## Provided records
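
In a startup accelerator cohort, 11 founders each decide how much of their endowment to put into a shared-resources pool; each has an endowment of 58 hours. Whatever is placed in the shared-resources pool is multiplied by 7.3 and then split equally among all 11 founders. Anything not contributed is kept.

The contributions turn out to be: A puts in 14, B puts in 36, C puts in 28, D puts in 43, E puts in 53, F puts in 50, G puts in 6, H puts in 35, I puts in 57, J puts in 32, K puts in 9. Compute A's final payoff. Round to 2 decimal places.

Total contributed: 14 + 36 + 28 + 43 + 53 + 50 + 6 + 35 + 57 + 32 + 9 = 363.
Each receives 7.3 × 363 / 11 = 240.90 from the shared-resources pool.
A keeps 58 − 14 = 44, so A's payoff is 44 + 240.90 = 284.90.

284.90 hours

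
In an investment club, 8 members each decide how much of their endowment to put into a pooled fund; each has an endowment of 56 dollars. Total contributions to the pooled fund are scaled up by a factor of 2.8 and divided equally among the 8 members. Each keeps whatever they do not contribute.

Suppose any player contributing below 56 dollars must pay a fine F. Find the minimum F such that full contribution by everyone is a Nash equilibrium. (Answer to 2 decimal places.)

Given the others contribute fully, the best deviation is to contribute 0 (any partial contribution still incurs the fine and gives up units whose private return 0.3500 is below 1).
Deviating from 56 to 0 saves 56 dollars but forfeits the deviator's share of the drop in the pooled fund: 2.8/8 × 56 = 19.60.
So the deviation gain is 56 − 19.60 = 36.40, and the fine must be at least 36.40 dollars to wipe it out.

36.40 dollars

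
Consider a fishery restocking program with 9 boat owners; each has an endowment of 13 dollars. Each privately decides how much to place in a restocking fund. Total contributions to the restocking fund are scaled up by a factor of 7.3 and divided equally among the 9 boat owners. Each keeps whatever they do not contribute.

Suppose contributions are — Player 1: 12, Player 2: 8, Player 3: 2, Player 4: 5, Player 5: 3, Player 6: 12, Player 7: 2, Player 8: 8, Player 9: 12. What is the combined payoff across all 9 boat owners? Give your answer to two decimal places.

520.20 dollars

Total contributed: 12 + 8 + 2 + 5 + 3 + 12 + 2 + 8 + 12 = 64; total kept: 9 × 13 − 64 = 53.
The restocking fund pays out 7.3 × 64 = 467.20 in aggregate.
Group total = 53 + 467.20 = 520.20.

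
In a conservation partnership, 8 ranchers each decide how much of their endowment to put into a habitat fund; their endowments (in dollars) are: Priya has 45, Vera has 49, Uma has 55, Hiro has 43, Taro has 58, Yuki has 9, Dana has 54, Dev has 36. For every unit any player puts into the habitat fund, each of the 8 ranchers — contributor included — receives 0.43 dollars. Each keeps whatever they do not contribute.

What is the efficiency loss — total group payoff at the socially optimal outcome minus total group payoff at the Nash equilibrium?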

## Work instructions
The expected answer is the lines from the one containing "In a conservation" through the end of the material, reproduced exactly with both ends kept.

## Expected output
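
In a conservation partnership, 8 ranchers each decide how much of their endowment to put into a habitat fund; their endowments (in dollars) are: Priya has 45, Vera has 49, Uma has 55, Hiro has 43, Taro has 58, Yuki has 9, Dana has 54, Dev has 36. For every unit any player puts into the habitat fund, each of the 8 ranchers — contributor included — receives 0.43 dollars. Each keeps whatever they do not contribute.

What is the efficiency loss — total group payoff at the socially optimal outcome minus total group payoff at the Nash equilibrium?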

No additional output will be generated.